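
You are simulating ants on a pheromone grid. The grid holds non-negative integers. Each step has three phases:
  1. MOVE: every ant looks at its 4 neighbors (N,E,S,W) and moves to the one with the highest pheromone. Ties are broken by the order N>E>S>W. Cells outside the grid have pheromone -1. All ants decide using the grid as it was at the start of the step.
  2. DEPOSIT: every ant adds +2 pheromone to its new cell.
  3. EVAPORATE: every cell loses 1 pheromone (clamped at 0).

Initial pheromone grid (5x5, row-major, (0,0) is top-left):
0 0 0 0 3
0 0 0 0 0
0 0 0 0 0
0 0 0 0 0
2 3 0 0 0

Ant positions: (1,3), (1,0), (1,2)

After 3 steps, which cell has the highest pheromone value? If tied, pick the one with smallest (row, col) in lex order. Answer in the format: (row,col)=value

Answer: (0,4)=4

Derivation:
Step 1: ant0:(1,3)->N->(0,3) | ant1:(1,0)->N->(0,0) | ant2:(1,2)->N->(0,2)
  grid max=2 at (0,4)
Step 2: ant0:(0,3)->E->(0,4) | ant1:(0,0)->E->(0,1) | ant2:(0,2)->E->(0,3)
  grid max=3 at (0,4)
Step 3: ant0:(0,4)->W->(0,3) | ant1:(0,1)->E->(0,2) | ant2:(0,3)->E->(0,4)
  grid max=4 at (0,4)
Final grid:
  0 0 1 3 4
  0 0 0 0 0
  0 0 0 0 0
  0 0 0 0 0
  0 0 0 0 0
Max pheromone 4 at (0,4)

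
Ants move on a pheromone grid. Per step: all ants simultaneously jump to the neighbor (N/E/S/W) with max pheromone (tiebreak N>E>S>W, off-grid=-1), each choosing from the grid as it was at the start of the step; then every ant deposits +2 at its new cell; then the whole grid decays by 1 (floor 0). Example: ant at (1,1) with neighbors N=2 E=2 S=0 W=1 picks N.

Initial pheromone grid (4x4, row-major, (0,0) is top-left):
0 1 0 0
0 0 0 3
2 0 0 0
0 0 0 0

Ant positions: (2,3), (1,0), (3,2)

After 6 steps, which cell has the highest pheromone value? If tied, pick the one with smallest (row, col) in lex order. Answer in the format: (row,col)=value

Answer: (1,3)=7

Derivation:
Step 1: ant0:(2,3)->N->(1,3) | ant1:(1,0)->S->(2,0) | ant2:(3,2)->N->(2,2)
  grid max=4 at (1,3)
Step 2: ant0:(1,3)->N->(0,3) | ant1:(2,0)->N->(1,0) | ant2:(2,2)->N->(1,2)
  grid max=3 at (1,3)
Step 3: ant0:(0,3)->S->(1,3) | ant1:(1,0)->S->(2,0) | ant2:(1,2)->E->(1,3)
  grid max=6 at (1,3)
Step 4: ant0:(1,3)->N->(0,3) | ant1:(2,0)->N->(1,0) | ant2:(1,3)->N->(0,3)
  grid max=5 at (1,3)
Step 5: ant0:(0,3)->S->(1,3) | ant1:(1,0)->S->(2,0) | ant2:(0,3)->S->(1,3)
  grid max=8 at (1,3)
Step 6: ant0:(1,3)->N->(0,3) | ant1:(2,0)->N->(1,0) | ant2:(1,3)->N->(0,3)
  grid max=7 at (1,3)
Final grid:
  0 0 0 5
  1 0 0 7
  2 0 0 0
  0 0 0 0
Max pheromone 7 at (1,3)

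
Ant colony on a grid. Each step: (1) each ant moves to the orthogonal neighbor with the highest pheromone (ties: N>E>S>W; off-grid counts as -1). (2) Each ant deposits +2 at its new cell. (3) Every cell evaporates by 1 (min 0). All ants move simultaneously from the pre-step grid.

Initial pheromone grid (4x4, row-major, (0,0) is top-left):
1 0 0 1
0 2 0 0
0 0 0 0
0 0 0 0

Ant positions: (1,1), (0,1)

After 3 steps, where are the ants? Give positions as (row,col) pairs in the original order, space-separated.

Step 1: ant0:(1,1)->N->(0,1) | ant1:(0,1)->S->(1,1)
  grid max=3 at (1,1)
Step 2: ant0:(0,1)->S->(1,1) | ant1:(1,1)->N->(0,1)
  grid max=4 at (1,1)
Step 3: ant0:(1,1)->N->(0,1) | ant1:(0,1)->S->(1,1)
  grid max=5 at (1,1)

(0,1) (1,1)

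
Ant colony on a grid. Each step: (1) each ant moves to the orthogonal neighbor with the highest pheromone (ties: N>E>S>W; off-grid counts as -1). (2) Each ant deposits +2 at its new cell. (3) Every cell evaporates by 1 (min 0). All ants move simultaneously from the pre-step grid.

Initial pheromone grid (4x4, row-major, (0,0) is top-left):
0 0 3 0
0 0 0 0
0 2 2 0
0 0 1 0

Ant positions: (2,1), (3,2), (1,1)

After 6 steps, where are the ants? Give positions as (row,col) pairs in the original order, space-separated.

Step 1: ant0:(2,1)->E->(2,2) | ant1:(3,2)->N->(2,2) | ant2:(1,1)->S->(2,1)
  grid max=5 at (2,2)
Step 2: ant0:(2,2)->W->(2,1) | ant1:(2,2)->W->(2,1) | ant2:(2,1)->E->(2,2)
  grid max=6 at (2,1)
Step 3: ant0:(2,1)->E->(2,2) | ant1:(2,1)->E->(2,2) | ant2:(2,2)->W->(2,1)
  grid max=9 at (2,2)
Step 4: ant0:(2,2)->W->(2,1) | ant1:(2,2)->W->(2,1) | ant2:(2,1)->E->(2,2)
  grid max=10 at (2,1)
Step 5: ant0:(2,1)->E->(2,2) | ant1:(2,1)->E->(2,2) | ant2:(2,2)->W->(2,1)
  grid max=13 at (2,2)
Step 6: ant0:(2,2)->W->(2,1) | ant1:(2,2)->W->(2,1) | ant2:(2,1)->E->(2,2)
  grid max=14 at (2,1)

(2,1) (2,1) (2,2)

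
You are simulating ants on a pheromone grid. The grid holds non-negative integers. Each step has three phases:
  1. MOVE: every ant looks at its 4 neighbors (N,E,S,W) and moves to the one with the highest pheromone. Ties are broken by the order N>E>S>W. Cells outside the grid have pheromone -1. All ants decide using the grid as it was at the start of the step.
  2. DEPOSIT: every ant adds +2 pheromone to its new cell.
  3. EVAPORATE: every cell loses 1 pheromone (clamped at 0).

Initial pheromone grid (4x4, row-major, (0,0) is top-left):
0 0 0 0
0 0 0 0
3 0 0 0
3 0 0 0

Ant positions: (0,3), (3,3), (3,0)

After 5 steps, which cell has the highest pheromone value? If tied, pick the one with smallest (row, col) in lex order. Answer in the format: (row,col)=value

Answer: (1,3)=5

Derivation:
Step 1: ant0:(0,3)->S->(1,3) | ant1:(3,3)->N->(2,3) | ant2:(3,0)->N->(2,0)
  grid max=4 at (2,0)
Step 2: ant0:(1,3)->S->(2,3) | ant1:(2,3)->N->(1,3) | ant2:(2,0)->S->(3,0)
  grid max=3 at (2,0)
Step 3: ant0:(2,3)->N->(1,3) | ant1:(1,3)->S->(2,3) | ant2:(3,0)->N->(2,0)
  grid max=4 at (2,0)
Step 4: ant0:(1,3)->S->(2,3) | ant1:(2,3)->N->(1,3) | ant2:(2,0)->S->(3,0)
  grid max=4 at (1,3)
Step 5: ant0:(2,3)->N->(1,3) | ant1:(1,3)->S->(2,3) | ant2:(3,0)->N->(2,0)
  grid max=5 at (1,3)
Final grid:
  0 0 0 0
  0 0 0 5
  4 0 0 5
  2 0 0 0
Max pheromone 5 at (1,3)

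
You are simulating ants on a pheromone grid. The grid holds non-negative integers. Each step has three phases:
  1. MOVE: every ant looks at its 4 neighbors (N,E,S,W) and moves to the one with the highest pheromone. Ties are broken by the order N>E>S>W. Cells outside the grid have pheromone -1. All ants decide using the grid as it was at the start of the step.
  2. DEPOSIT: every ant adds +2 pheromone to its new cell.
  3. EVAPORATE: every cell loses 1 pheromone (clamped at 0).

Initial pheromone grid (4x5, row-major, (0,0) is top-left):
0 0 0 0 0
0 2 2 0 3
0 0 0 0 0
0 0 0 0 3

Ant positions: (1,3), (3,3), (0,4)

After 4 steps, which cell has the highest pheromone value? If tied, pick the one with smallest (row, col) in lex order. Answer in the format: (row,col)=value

Answer: (1,4)=9

Derivation:
Step 1: ant0:(1,3)->E->(1,4) | ant1:(3,3)->E->(3,4) | ant2:(0,4)->S->(1,4)
  grid max=6 at (1,4)
Step 2: ant0:(1,4)->N->(0,4) | ant1:(3,4)->N->(2,4) | ant2:(1,4)->N->(0,4)
  grid max=5 at (1,4)
Step 3: ant0:(0,4)->S->(1,4) | ant1:(2,4)->N->(1,4) | ant2:(0,4)->S->(1,4)
  grid max=10 at (1,4)
Step 4: ant0:(1,4)->N->(0,4) | ant1:(1,4)->N->(0,4) | ant2:(1,4)->N->(0,4)
  grid max=9 at (1,4)
Final grid:
  0 0 0 0 7
  0 0 0 0 9
  0 0 0 0 0
  0 0 0 0 1
Max pheromone 9 at (1,4)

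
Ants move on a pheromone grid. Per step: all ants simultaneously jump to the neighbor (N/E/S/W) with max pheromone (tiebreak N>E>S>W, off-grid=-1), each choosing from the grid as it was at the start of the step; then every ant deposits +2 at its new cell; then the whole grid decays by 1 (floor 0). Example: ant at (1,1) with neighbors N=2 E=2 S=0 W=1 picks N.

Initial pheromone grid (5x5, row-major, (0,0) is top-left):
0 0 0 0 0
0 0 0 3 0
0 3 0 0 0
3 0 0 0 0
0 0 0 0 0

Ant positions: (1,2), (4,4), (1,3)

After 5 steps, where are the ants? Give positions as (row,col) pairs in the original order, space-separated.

Step 1: ant0:(1,2)->E->(1,3) | ant1:(4,4)->N->(3,4) | ant2:(1,3)->N->(0,3)
  grid max=4 at (1,3)
Step 2: ant0:(1,3)->N->(0,3) | ant1:(3,4)->N->(2,4) | ant2:(0,3)->S->(1,3)
  grid max=5 at (1,3)
Step 3: ant0:(0,3)->S->(1,3) | ant1:(2,4)->N->(1,4) | ant2:(1,3)->N->(0,3)
  grid max=6 at (1,3)
Step 4: ant0:(1,3)->N->(0,3) | ant1:(1,4)->W->(1,3) | ant2:(0,3)->S->(1,3)
  grid max=9 at (1,3)
Step 5: ant0:(0,3)->S->(1,3) | ant1:(1,3)->N->(0,3) | ant2:(1,3)->N->(0,3)
  grid max=10 at (1,3)

(1,3) (0,3) (0,3)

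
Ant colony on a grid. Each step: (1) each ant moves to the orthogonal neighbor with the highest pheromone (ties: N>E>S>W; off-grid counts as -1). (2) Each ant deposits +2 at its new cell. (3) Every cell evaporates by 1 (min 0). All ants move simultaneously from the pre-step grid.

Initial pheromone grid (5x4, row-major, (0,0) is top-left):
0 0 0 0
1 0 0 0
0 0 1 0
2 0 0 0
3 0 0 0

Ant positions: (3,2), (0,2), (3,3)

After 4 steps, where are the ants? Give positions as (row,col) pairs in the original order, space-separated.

Step 1: ant0:(3,2)->N->(2,2) | ant1:(0,2)->E->(0,3) | ant2:(3,3)->N->(2,3)
  grid max=2 at (2,2)
Step 2: ant0:(2,2)->E->(2,3) | ant1:(0,3)->S->(1,3) | ant2:(2,3)->W->(2,2)
  grid max=3 at (2,2)
Step 3: ant0:(2,3)->W->(2,2) | ant1:(1,3)->S->(2,3) | ant2:(2,2)->E->(2,3)
  grid max=5 at (2,3)
Step 4: ant0:(2,2)->E->(2,3) | ant1:(2,3)->W->(2,2) | ant2:(2,3)->W->(2,2)
  grid max=7 at (2,2)

(2,3) (2,2) (2,2)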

*-*-*

**WHAT IS EXPECTED**
Starting with the first line above and ending with the line that holds "Ant positions: (1,3), (1,0), (1,2)", restate each line word for word and add nothing else.

**FINISHED TASK**
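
You are simulating ants on a pheromone grid. The grid holds non-negative integers. Each step has three phases:
  1. MOVE: every ant looks at its 4 neighbors (N,E,S,W) and moves to the one with the highest pheromone. Ties are broken by the order N>E>S>W. Cells outside the grid have pheromone -1. All ants decide using the grid as it was at the start of the step.
  2. DEPOSIT: every ant adds +2 pheromone to its new cell.
  3. EVAPORATE: every cell loses 1 pheromone (clamped at 0).

Initial pheromone grid (5x5, row-major, (0,0) is top-left):
0 0 0 0 3
0 0 0 0 0
0 0 0 0 0
0 0 0 0 0
2 3 0 0 0

Ant positions: (1,3), (1,0), (1,2)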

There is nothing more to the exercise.